**Work item**.
Among the entries below, find every line that contains the string "before", then copy it.

**Source information**.
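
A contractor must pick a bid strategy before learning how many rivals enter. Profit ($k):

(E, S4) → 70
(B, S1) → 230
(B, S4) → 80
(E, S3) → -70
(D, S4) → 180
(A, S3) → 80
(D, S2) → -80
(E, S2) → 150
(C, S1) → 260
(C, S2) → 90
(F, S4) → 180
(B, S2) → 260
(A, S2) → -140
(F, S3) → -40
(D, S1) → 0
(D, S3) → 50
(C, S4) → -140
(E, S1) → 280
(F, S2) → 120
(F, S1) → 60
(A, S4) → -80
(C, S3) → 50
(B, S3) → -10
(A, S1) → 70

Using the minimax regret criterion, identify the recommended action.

Column bests: S1=280, S2=260, S3=80, S4=180.
A regrets: 210, 400, 0, 260 → max 400
B regrets: 50, 0, 90, 100 → max 100
C regrets: 20, 170, 30, 320 → max 320
D regrets: 280, 340, 30, 0 → max 340
E regrets: 0, 110, 150, 110 → max 150
F regrets: 220, 140, 120, 0 → max 220
Smallest max regret = 100 → B.

B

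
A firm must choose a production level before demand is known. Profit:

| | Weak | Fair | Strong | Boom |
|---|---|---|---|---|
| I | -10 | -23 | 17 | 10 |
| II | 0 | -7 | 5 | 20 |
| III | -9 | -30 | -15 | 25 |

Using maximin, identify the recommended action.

Row minima: I=-23, II=-7, III=-30
Best worst-case = -7 → II.

II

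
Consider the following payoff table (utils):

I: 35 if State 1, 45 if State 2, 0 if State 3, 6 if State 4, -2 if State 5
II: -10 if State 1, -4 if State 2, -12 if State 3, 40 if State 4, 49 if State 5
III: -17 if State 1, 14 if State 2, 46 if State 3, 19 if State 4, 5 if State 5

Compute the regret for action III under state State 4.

21

Best payoff under State 4 is 40.
Regret = 40 − 19 = 21.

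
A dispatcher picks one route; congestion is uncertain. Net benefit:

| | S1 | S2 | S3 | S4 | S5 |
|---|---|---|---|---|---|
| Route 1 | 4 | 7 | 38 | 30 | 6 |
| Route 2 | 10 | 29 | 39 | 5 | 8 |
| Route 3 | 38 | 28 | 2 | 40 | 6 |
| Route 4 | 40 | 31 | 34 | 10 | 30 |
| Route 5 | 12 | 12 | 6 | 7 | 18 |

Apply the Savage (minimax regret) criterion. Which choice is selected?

Route 4

Column bests: S1=40, S2=31, S3=39, S4=40, S5=30.
Route 1 regrets: 36, 24, 1, 10, 24 → max 36
Route 2 regrets: 30, 2, 0, 35, 22 → max 35
Route 3 regrets: 2, 3, 37, 0, 24 → max 37
Route 4 regrets: 0, 0, 5, 30, 0 → max 30
Route 5 regrets: 28, 19, 33, 33, 12 → max 33
Smallest max regret = 30 → Route 4.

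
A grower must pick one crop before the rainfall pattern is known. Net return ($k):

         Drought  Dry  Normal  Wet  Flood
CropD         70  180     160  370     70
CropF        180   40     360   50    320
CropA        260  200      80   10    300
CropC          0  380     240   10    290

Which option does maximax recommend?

Row maxima: CropD=370, CropF=360, CropA=300, CropC=380
Best best-case = 380 → CropC.

CropC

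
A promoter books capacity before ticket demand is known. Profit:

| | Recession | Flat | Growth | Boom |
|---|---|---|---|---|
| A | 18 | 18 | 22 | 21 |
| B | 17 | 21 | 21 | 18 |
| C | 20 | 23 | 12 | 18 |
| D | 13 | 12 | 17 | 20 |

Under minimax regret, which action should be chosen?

B

Column bests: Recession=20, Flat=23, Growth=22, Boom=21.
A regrets: 2, 5, 0, 0 → max 5
B regrets: 3, 2, 1, 3 → max 3
C regrets: 0, 0, 10, 3 → max 10
D regrets: 7, 11, 5, 1 → max 11
Smallest max regret = 3 → B.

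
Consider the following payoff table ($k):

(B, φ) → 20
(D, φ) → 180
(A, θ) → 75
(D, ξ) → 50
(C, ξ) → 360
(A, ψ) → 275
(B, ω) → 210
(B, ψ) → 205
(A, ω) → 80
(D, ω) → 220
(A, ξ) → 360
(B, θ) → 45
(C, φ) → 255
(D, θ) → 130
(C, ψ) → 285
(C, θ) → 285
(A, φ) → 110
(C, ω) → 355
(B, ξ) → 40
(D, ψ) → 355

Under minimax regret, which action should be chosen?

Column bests: θ=285, φ=255, ψ=355, ω=355, ξ=360.
A regrets: 210, 145, 80, 275, 0 → max 275
B regrets: 240, 235, 150, 145, 320 → max 320
C regrets: 0, 0, 70, 0, 0 → max 70
D regrets: 155, 75, 0, 135, 310 → max 310
Smallest max regret = 70 → C.

C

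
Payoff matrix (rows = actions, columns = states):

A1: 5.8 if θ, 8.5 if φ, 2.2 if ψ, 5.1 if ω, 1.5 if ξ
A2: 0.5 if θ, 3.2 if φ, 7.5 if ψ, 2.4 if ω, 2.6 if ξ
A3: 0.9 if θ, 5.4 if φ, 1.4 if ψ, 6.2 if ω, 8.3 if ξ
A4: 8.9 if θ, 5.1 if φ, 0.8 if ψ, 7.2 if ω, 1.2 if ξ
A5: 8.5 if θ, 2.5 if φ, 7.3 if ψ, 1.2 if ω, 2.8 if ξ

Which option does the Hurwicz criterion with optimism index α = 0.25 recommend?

A1

A1: 0.25·8.5 + 0.75·1.5 = 3.25
A2: 0.25·7.5 + 0.75·0.5 = 2.25
A3: 0.25·8.3 + 0.75·0.9 = 2.75
A4: 0.25·8.9 + 0.75·0.8 = 2.825
A5: 0.25·8.5 + 0.75·1.2 = 3.025
Highest Hurwicz score = 3.25 → A1.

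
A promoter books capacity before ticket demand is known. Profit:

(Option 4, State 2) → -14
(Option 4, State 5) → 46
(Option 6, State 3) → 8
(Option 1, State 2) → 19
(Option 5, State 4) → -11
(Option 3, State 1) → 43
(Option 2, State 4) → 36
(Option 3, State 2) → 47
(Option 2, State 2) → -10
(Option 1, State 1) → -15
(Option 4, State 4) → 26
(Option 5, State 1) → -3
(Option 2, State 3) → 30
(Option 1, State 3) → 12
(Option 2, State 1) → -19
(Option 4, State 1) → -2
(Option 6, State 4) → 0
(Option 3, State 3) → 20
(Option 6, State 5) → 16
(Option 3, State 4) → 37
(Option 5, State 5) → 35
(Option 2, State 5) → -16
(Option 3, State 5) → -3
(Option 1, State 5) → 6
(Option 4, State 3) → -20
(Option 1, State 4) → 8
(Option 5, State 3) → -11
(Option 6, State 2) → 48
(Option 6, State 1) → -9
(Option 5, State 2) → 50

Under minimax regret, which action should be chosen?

Column bests: State 1=43, State 2=50, State 3=30, State 4=37, State 5=46.
Option 1 regrets: 58, 31, 18, 29, 40 → max 58
Option 2 regrets: 62, 60, 0, 1, 62 → max 62
Option 3 regrets: 0, 3, 10, 0, 49 → max 49
Option 4 regrets: 45, 64, 50, 11, 0 → max 64
Option 5 regrets: 46, 0, 41, 48, 11 → max 48
Option 6 regrets: 52, 2, 22, 37, 30 → max 52
Smallest max regret = 48 → Option 5.

Option 5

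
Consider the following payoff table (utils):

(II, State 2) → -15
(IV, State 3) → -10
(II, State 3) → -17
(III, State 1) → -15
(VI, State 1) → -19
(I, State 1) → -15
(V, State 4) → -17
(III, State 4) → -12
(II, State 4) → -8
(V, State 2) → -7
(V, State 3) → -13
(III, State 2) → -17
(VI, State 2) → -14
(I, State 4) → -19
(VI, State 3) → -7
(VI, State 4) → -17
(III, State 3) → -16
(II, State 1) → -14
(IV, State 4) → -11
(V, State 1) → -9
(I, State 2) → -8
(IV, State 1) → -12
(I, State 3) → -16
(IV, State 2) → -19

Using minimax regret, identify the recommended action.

V

Column bests: State 1=-9, State 2=-7, State 3=-7, State 4=-8.
I regrets: 6, 1, 9, 11 → max 11
II regrets: 5, 8, 10, 0 → max 10
III regrets: 6, 10, 9, 4 → max 10
IV regrets: 3, 12, 3, 3 → max 12
V regrets: 0, 0, 6, 9 → max 9
VI regrets: 10, 7, 0, 9 → max 10
Smallest max regret = 9 → V.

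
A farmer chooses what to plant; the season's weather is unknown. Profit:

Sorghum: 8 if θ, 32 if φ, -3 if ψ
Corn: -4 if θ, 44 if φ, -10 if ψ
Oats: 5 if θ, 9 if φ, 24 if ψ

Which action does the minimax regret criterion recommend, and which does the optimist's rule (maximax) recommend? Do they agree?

minimax regret → Sorghum; maximax → Corn (disagree)

Column bests: θ=8, φ=44, ψ=24.
Sorghum regrets: 0, 12, 27 → max 27
Corn regrets: 12, 0, 34 → max 34
Oats regrets: 3, 35, 0 → max 35
Smallest max regret = 27 → Sorghum.
Row maxima: Sorghum=32, Corn=44, Oats=24
Best best-case = 44 → Corn.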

**Result**.
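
A contractor must pick a bid strategy before learning how many rivals enter. Profit ($k):
A firm must choose a production level before demand is known. Profit:
A grower must pick one crop before the rainfall pattern is known. Net return ($k):
A promoter books capacity before ticket demand is known. Profit:
A promoter books capacity before ticket demand is known. Profit: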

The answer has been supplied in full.